[Provided records — start]
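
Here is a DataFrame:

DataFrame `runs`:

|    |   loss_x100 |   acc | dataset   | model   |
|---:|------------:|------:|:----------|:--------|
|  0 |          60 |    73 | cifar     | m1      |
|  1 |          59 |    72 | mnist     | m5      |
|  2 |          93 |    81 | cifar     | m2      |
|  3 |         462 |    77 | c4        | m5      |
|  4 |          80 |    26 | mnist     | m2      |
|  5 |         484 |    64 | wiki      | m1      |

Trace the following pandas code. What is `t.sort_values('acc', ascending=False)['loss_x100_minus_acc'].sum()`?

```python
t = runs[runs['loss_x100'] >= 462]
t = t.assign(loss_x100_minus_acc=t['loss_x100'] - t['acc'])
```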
[Provided records — finish]
What to do:
Where a line of the data holds the word "runs", copy that line.

Answer space:
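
DataFrame `runs`:
t = runs[runs['loss_x100'] >= 462]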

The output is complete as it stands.